### WHAT TO WORK ON
Output every record exactly, and nothing more.

[Saved entries]
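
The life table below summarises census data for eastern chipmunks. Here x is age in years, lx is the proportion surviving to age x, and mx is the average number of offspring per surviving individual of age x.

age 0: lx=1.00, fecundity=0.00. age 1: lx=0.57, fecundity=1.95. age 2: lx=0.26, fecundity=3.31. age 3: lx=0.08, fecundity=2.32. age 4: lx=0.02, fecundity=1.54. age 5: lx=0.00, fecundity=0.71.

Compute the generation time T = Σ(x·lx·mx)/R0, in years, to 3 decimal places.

1.605

lx·mx: 0, 1.1115, 0.8606, 0.1856, 0.0308, 0 → R0 = 2.1885
x·lx·mx: 0, 1.1115, 1.7212, 0.5568, 0.1232, 0 → Σ = 3.5127
T = 3.5127 / 2.1885 = 1.605072… → 1.605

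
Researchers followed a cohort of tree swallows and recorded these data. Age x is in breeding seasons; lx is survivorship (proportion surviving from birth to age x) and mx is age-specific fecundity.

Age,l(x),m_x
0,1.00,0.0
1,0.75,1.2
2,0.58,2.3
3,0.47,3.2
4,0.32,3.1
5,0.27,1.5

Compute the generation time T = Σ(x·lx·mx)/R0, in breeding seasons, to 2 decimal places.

lx·mx: 0, 0.9, 1.334, 1.504, 0.992, 0.405 → R0 = 5.135
x·lx·mx: 0, 0.9, 2.668, 4.512, 3.968, 2.025 → Σ = 14.073
T = 14.073 / 5.135 = 2.740604… → 2.74

2.74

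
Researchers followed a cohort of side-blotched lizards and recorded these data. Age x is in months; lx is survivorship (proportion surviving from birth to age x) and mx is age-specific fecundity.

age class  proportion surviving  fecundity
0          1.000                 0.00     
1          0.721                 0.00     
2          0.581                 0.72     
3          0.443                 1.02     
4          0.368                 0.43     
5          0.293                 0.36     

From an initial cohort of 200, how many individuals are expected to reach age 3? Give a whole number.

Expected survivors = N0 · l_3 = 200 × 0.443 = 88.6 → 89

89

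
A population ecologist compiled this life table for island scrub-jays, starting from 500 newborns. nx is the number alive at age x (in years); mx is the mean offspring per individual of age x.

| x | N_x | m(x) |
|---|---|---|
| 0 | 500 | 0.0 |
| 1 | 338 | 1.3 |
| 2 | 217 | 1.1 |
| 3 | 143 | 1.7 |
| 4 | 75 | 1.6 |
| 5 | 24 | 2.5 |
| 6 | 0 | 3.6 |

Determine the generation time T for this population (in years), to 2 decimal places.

2.20

lx = nx/n0 = nx/500: 1, 0.676, 0.434, 0.286, 0.15, 0.048, 0
lx·mx: 0, 0.8788, 0.4774, 0.4862, 0.24, 0.12, 0 → R0 = 2.2024
x·lx·mx: 0, 0.8788, 0.9548, 1.4586, 0.96, 0.6, 0 → Σ = 4.8522
T = 4.8522 / 2.2024 = 2.203142… → 2.20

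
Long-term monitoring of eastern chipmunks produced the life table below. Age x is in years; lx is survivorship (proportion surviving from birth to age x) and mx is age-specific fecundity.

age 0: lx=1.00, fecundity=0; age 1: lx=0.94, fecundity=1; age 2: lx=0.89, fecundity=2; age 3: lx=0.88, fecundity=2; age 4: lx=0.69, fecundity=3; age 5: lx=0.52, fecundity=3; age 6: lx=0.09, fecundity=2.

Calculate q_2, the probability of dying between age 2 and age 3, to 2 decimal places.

0.01

q_2 = (l_2 − l_3) / l_2 = (0.89 − 0.88) / 0.89
     = 0.01 / 0.89 = 0.011236… → 0.01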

### TASK RESPONSE
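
The life table below summarises census data for eastern chipmunks. Here x is age in years, lx is the proportion surviving to age x, and mx is the average number of offspring per surviving individual of age x.

age 0: lx=1.00, fecundity=0.00. age 1: lx=0.57, fecundity=1.95. age 2: lx=0.26, fecundity=3.31. age 3: lx=0.08, fecundity=2.32. age 4: lx=0.02, fecundity=1.54. age 5: lx=0.00, fecundity=0.71.

Compute the generation time T = Σ(x·lx·mx)/R0, in years, to 3 decimal places.

1.605

lx·mx: 0, 1.1115, 0.8606, 0.1856, 0.0308, 0 → R0 = 2.1885
x·lx·mx: 0, 1.1115, 1.7212, 0.5568, 0.1232, 0 → Σ = 3.5127
T = 3.5127 / 2.1885 = 1.605072… → 1.605

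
Researchers followed a cohort of tree swallows and recorded these data. Age x is in breeding seasons; lx is survivorship (proportion surviving from birth to age x) and mx is age-specific fecundity.

Age,l(x),m_x
0,1.00,0.0
1,0.75,1.2
2,0.58,2.3
3,0.47,3.2
4,0.32,3.1
5,0.27,1.5

Compute the generation time T = Σ(x·lx·mx)/R0, in breeding seasons, to 2 decimal places.

lx·mx: 0, 0.9, 1.334, 1.504, 0.992, 0.405 → R0 = 5.135
x·lx·mx: 0, 0.9, 2.668, 4.512, 3.968, 2.025 → Σ = 14.073
T = 14.073 / 5.135 = 2.740604… → 2.74

2.74

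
Researchers followed a cohort of side-blotched lizards and recorded these data. Age x is in months; lx is survivorship (proportion surviving from birth to age x) and mx is age-specific fecundity.

age class  proportion surviving  fecundity
0          1.000                 0.00     
1          0.721                 0.00     
2          0.581                 0.72     
3          0.443                 1.02     
4          0.368                 0.43     
5          0.293                 0.36     

From an initial cohort of 200, how many individuals are expected to reach age 3? Give a whole number.

Expected survivors = N0 · l_3 = 200 × 0.443 = 88.6 → 89

89

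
A population ecologist compiled this life table for island scrub-jays, starting from 500 newborns. nx is the number alive at age x (in years); mx is the mean offspring per individual of age x.

| x | N_x | m(x) |
|---|---|---|
| 0 | 500 | 0.0 |
| 1 | 338 | 1.3 |
| 2 | 217 | 1.1 |
| 3 | 143 | 1.7 |
| 4 | 75 | 1.6 |
| 5 | 24 | 2.5 |
| 6 | 0 | 3.6 |

Determine the generation time T for this population (in years), to 2 decimal places.

2.20

lx = nx/n0 = nx/500: 1, 0.676, 0.434, 0.286, 0.15, 0.048, 0
lx·mx: 0, 0.8788, 0.4774, 0.4862, 0.24, 0.12, 0 → R0 = 2.2024
x·lx·mx: 0, 0.8788, 0.9548, 1.4586, 0.96, 0.6, 0 → Σ = 4.8522
T = 4.8522 / 2.2024 = 2.203142… → 2.20

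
Long-term monitoring of eastern chipmunks produced the life table below. Age x is in years; lx is survivorship (proportion surviving from birth to age x) and mx is age-specific fecundity.

age 0: lx=1.00, fecundity=0; age 1: lx=0.94, fecundity=1; age 2: lx=0.89, fecundity=2; age 3: lx=0.88, fecundity=2; age 4: lx=0.69, fecundity=3; age 5: lx=0.52, fecundity=3; age 6: lx=0.09, fecundity=2.

Calculate q_2, the probability of dying between age 2 and age 3, to 2 decimal places.

0.01

q_2 = (l_2 − l_3) / l_2 = (0.89 − 0.88) / 0.89
     = 0.01 / 0.89 = 0.011236… → 0.01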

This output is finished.